■ Aim of the task ■
Every entry must be printed again exactly, with nothing left out.

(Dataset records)
= Beginning of Section =

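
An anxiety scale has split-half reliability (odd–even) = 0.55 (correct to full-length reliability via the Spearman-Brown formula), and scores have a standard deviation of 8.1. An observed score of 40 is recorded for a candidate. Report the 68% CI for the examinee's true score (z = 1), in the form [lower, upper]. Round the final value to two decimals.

Spearman-Brown: r = 2(0.55) / (1 + 0.55) = 1.1000 / 1.5500 ≈ 0.7097
SEM = 8.1000×√(1 − 0.7097) ≈ 4.3644
Margin = 1 × 4.3644 ≈ 4.3644
CI = 40 ± 4.3644 → [35.6356, 44.3644]

[35.64, 44.36]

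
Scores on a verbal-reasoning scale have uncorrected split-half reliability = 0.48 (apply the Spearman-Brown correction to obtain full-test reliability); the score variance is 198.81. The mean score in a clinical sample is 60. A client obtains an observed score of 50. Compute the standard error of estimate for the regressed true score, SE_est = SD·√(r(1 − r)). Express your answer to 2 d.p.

SD = √198.81 = 14.1000
Full-length reliability (Spearman-Brown) = 2(0.48)/(1+0.48) ≈ 0.6486
SE_est = SD × √(r(1 − r)) = 14.1000 × √0.2279 ≈ 14.1000 × 0.4774 ≈ 6.7312

6.73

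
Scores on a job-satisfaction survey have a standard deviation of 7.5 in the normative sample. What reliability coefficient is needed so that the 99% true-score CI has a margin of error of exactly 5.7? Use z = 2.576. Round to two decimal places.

Required SEM = 5.7 / 2.576 ≈ 2.2127
r = 1 − (SEM / SD)² = 1 − (2.2127 / 7.5)² ≈ 1 − 0.0870 ≈ 0.9130

0.91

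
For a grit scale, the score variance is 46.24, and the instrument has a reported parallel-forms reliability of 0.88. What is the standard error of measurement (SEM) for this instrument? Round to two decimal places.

σ = 46.24^(1/2) = 6.800
SEM = 6.800*√(1 − 0.880) ≈ 2.356

2.36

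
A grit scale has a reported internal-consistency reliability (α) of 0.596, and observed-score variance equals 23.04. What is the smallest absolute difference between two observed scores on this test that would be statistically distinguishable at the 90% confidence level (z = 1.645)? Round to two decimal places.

SD = √23.04 ≈ 4.800
SEM = 4.800 · √(1 − 0.596) = 4.800 · √0.404 ≈ 4.800 · 0.636 ≈ 3.051
SE_diff = SEM · √2 ≈ 3.051 · 1.414 ≈ 4.315
Minimum reliable difference = 1.645 · SE_diff ≈ 1.645 · 4.315 ≈ 7.098

7.10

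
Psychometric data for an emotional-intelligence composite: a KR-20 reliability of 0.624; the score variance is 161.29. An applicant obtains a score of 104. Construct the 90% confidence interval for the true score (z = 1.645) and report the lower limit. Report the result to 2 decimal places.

91.19

σ = 161.29^(1/2) = 12.7000
SEM = 12.7000 × √(1 − 0.6240) = 12.7000 × √0.3760 ≃ 12.7000 × 0.6132 ≃ 7.7875
Margin = 1.645 × 7.7875 ≃ 12.8104
Lower limit = 104 − 12.8104 ≃ 91.1896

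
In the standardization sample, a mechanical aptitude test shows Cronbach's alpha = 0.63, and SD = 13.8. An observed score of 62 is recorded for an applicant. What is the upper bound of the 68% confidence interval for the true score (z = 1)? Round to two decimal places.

SEM = 13.80000 · √(1 − 0.63000) = 13.80000 · √0.37000 ≃ 13.80000 · 0.60828 ≃ 8.39421
Margin = 1 · 8.39421 ≃ 8.39421
Upper limit = 62 + 8.39421 ≃ 70.39421

70.39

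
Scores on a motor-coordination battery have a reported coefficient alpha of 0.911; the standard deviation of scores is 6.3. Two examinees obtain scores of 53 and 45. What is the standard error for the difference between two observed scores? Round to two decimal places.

2.66

SEM = 6.3000 * √(1 − 0.9110) = 6.3000 * √0.0890 ≈ 6.3000 * 0.2983 ≈ 1.8795
SE_diff = √2 * SEM ≈ 2.6580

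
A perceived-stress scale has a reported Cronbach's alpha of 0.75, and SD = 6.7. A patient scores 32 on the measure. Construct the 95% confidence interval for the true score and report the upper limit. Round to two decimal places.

38.57

The standard error of measurement is 6.7000*√(1 − 0.7500) ≈ 6.7000*0.5000 ≈ 3.3500.
Half-width = 1.96*3.3500 ≈ 6.5660
Upper bound: 32 + 6.5660 = 38.5660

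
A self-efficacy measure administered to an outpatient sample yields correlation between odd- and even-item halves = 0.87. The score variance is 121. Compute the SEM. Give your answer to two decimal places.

SD = √121 = 11.00000
r_full = 2·0.87 / (1 + 0.87) ≃ 0.93048
SEM = 11.00000*√(1 − 0.93048) ≃ 2.90030

2.90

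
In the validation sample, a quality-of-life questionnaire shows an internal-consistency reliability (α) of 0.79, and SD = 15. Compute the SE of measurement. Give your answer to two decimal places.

The standard error of measurement is 15.0000*√(1 − 0.7900) ≈ 15.0000*0.4583 ≈ 6.8739.

6.87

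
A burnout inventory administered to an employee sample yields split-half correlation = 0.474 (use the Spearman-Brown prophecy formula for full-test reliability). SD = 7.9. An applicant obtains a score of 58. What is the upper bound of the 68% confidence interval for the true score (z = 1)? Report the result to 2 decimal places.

62.72

r_full = 2·0.474 / (1 + 0.474) ≈ 0.643
SEM = 7.900 × √(1 − 0.643) = 7.900 × √0.357 ≈ 7.900 × 0.597 ≈ 4.719
1 × SEM ≈ 4.719
Upper bound: 58 + 4.719 = 62.719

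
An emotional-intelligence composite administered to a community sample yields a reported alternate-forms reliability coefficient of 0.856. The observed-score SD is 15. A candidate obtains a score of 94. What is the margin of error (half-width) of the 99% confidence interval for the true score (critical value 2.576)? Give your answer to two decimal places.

SEM = 15.0000 × √(1 − 0.8560) = 15.0000 × √0.1440 ≈ 15.0000 × 0.3795 ≈ 5.6921
2.576 × SEM ≈ 14.6628

14.66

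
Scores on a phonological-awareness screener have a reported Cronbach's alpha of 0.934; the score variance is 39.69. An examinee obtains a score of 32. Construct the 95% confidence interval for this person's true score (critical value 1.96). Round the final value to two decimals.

[28.83, 35.17]

SD = √39.69 ≈ 6.300
The standard error of measurement is 6.300*√(1 − 0.934) ≈ 6.300*0.257 ≈ 1.618.
1.96 * SEM ≈ 3.172
CI = 32 ± 3.172 → [28.828, 35.172]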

= End of Section =

■ Answer box ■
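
An anxiety scale has split-half reliability (odd–even) = 0.55 (correct to full-length reliability via the Spearman-Brown formula), and scores have a standard deviation of 8.1. An observed score of 40 is recorded for a candidate. Report the 68% CI for the examinee's true score (z = 1), in the form [lower, upper]. Round the final value to two decimals.

Spearman-Brown: r = 2(0.55) / (1 + 0.55) = 1.1000 / 1.5500 ≈ 0.7097
SEM = 8.1000×√(1 − 0.7097) ≈ 4.3644
Margin = 1 × 4.3644 ≈ 4.3644
CI = 40 ± 4.3644 → [35.6356, 44.3644]

[35.64, 44.36]

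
Scores on a verbal-reasoning scale have uncorrected split-half reliability = 0.48 (apply the Spearman-Brown correction to obtain full-test reliability); the score variance is 198.81. The mean score in a clinical sample is 60. A client obtains an observed score of 50. Compute the standard error of estimate for the regressed true score, SE_est = SD·√(r(1 − r)). Express your answer to 2 d.p.

SD = √198.81 = 14.1000
Full-length reliability (Spearman-Brown) = 2(0.48)/(1+0.48) ≈ 0.6486
SE_est = SD × √(r(1 − r)) = 14.1000 × √0.2279 ≈ 14.1000 × 0.4774 ≈ 6.7312

6.73

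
Scores on a job-satisfaction survey have a standard deviation of 7.5 in the normative sample. What reliability coefficient is needed so that the 99% true-score CI has a margin of error of exactly 5.7? Use z = 2.576. Round to two decimal places.

Required SEM = 5.7 / 2.576 ≈ 2.2127
r = 1 − (SEM / SD)² = 1 − (2.2127 / 7.5)² ≈ 1 − 0.0870 ≈ 0.9130

0.91

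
For a grit scale, the score variance is 46.24, and the instrument has a reported parallel-forms reliability of 0.88. What is the standard error of measurement (SEM) for this instrument? Round to two decimal places.

σ = 46.24^(1/2) = 6.800
SEM = 6.800*√(1 − 0.880) ≈ 2.356

2.36

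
A grit scale has a reported internal-consistency reliability (α) of 0.596, and observed-score variance equals 23.04. What is the smallest absolute difference between two observed scores on this test that would be statistically distinguishable at the 90% confidence level (z = 1.645)? Round to two decimal places.

SD = √23.04 ≈ 4.800
SEM = 4.800 · √(1 − 0.596) = 4.800 · √0.404 ≈ 4.800 · 0.636 ≈ 3.051
SE_diff = SEM · √2 ≈ 3.051 · 1.414 ≈ 4.315
Minimum reliable difference = 1.645 · SE_diff ≈ 1.645 · 4.315 ≈ 7.098

7.10

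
Psychometric data for an emotional-intelligence composite: a KR-20 reliability of 0.624; the score variance is 161.29. An applicant obtains a score of 104. Construct the 90% confidence interval for the true score (z = 1.645) and report the lower limit. Report the result to 2 decimal places.

91.19

σ = 161.29^(1/2) = 12.7000
SEM = 12.7000 × √(1 − 0.6240) = 12.7000 × √0.3760 ≃ 12.7000 × 0.6132 ≃ 7.7875
Margin = 1.645 × 7.7875 ≃ 12.8104
Lower limit = 104 − 12.8104 ≃ 91.1896

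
In the standardization sample, a mechanical aptitude test shows Cronbach's alpha = 0.63, and SD = 13.8. An observed score of 62 is recorded for an applicant. What is the upper bound of the 68% confidence interval for the true score (z = 1)? Round to two decimal places.

SEM = 13.80000 · √(1 − 0.63000) = 13.80000 · √0.37000 ≃ 13.80000 · 0.60828 ≃ 8.39421
Margin = 1 · 8.39421 ≃ 8.39421
Upper limit = 62 + 8.39421 ≃ 70.39421

70.39

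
Scores on a motor-coordination battery have a reported coefficient alpha of 0.911; the standard deviation of scores is 6.3. Two examinees obtain scores of 53 and 45. What is the standard error for the difference between two observed scores? Round to two decimal places.

2.66

SEM = 6.3000 * √(1 − 0.9110) = 6.3000 * √0.0890 ≈ 6.3000 * 0.2983 ≈ 1.8795
SE_diff = √2 * SEM ≈ 2.6580

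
A perceived-stress scale has a reported Cronbach's alpha of 0.75, and SD = 6.7. A patient scores 32 on the measure. Construct the 95% confidence interval for the true score and report the upper limit. Round to two decimal places.

38.57

The standard error of measurement is 6.7000*√(1 − 0.7500) ≈ 6.7000*0.5000 ≈ 3.3500.
Half-width = 1.96*3.3500 ≈ 6.5660
Upper bound: 32 + 6.5660 = 38.5660

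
A self-efficacy measure administered to an outpatient sample yields correlation between odd- and even-item halves = 0.87. The score variance is 121. Compute the SEM. Give your answer to two decimal places.

SD = √121 = 11.00000
r_full = 2·0.87 / (1 + 0.87) ≃ 0.93048
SEM = 11.00000*√(1 − 0.93048) ≃ 2.90030

2.90

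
In the validation sample, a quality-of-life questionnaire shows an internal-consistency reliability (α) of 0.79, and SD = 15. Compute the SE of measurement. Give your answer to two decimal places.

The standard error of measurement is 15.0000*√(1 − 0.7900) ≈ 15.0000*0.4583 ≈ 6.8739.

6.87

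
A burnout inventory administered to an employee sample yields split-half correlation = 0.474 (use the Spearman-Brown prophecy formula for full-test reliability). SD = 7.9. An applicant obtains a score of 58. What is the upper bound of the 68% confidence interval for the true score (z = 1)? Report the result to 2 decimal places.

62.72

r_full = 2·0.474 / (1 + 0.474) ≈ 0.643
SEM = 7.900 × √(1 − 0.643) = 7.900 × √0.357 ≈ 7.900 × 0.597 ≈ 4.719
1 × SEM ≈ 4.719
Upper bound: 58 + 4.719 = 62.719

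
An emotional-intelligence composite administered to a community sample yields a reported alternate-forms reliability coefficient of 0.856. The observed-score SD is 15. A candidate obtains a score of 94. What is the margin of error (half-width) of the 99% confidence interval for the true score (critical value 2.576)? Give your answer to two decimal places.

SEM = 15.0000 × √(1 − 0.8560) = 15.0000 × √0.1440 ≈ 15.0000 × 0.3795 ≈ 5.6921
2.576 × SEM ≈ 14.6628

14.66

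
Scores on a phonological-awareness screener have a reported Cronbach's alpha of 0.934; the score variance is 39.69. An examinee obtains a score of 32. Construct the 95% confidence interval for this person's true score (critical value 1.96). Round the final value to two decimals.

[28.83, 35.17]

SD = √39.69 ≈ 6.300
The standard error of measurement is 6.300*√(1 − 0.934) ≈ 6.300*0.257 ≈ 1.618.
1.96 * SEM ≈ 3.172
CI = 32 ± 3.172 → [28.828, 35.172]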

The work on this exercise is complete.